● **Dataset excerpts**:
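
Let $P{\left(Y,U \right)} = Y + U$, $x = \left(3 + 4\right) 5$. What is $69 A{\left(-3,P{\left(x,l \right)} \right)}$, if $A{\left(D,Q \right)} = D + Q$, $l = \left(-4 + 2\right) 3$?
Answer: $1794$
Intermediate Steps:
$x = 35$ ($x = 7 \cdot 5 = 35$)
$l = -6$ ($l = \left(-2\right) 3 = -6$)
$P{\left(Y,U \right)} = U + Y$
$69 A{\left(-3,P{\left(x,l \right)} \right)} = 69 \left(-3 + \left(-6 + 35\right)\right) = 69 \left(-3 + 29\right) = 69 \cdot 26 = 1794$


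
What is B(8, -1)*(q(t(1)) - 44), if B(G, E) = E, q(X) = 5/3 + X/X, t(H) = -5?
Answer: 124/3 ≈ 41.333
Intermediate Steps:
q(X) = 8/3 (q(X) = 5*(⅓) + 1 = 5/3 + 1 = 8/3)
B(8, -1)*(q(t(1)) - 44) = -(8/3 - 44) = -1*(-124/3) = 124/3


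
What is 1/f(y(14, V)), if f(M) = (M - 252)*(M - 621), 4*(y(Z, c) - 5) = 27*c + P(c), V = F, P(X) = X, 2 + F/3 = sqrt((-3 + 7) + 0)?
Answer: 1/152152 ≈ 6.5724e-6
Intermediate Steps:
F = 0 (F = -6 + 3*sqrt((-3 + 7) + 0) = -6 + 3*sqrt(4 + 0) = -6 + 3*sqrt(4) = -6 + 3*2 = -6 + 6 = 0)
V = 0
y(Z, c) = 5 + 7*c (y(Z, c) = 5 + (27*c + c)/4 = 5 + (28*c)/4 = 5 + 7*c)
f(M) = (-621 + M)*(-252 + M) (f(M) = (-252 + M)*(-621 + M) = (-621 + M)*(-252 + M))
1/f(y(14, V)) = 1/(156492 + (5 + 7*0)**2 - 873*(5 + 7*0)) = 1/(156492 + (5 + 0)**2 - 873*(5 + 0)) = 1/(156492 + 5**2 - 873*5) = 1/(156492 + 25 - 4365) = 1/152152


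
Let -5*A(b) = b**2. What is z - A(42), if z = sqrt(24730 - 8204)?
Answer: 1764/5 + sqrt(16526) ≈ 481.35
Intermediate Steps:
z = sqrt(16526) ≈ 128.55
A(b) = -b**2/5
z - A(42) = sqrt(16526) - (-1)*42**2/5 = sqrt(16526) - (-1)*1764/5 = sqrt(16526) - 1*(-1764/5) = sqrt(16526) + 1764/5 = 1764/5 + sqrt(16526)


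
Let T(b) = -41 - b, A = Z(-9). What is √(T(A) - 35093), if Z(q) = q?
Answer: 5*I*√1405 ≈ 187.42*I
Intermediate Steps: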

--

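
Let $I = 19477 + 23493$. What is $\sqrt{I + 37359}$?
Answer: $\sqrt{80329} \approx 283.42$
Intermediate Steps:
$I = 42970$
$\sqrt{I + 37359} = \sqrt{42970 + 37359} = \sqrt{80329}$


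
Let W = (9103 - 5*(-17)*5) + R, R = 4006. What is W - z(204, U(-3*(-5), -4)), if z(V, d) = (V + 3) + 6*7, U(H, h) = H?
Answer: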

● **Activity**:
Return word for word the lines above from the line with "Q$, $l = \left(-4 + 2\right) 3$?" to the line with "Answer: $1794$", including both and leaving out all others.

● **Response to the task**:
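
Let $P{\left(Y,U \right)} = Y + U$, $x = \left(3 + 4\right) 5$. What is $69 A{\left(-3,P{\left(x,l \right)} \right)}$, if $A{\left(D,Q \right)} = D + Q$, $l = \left(-4 + 2\right) 3$?
Answer: $1794$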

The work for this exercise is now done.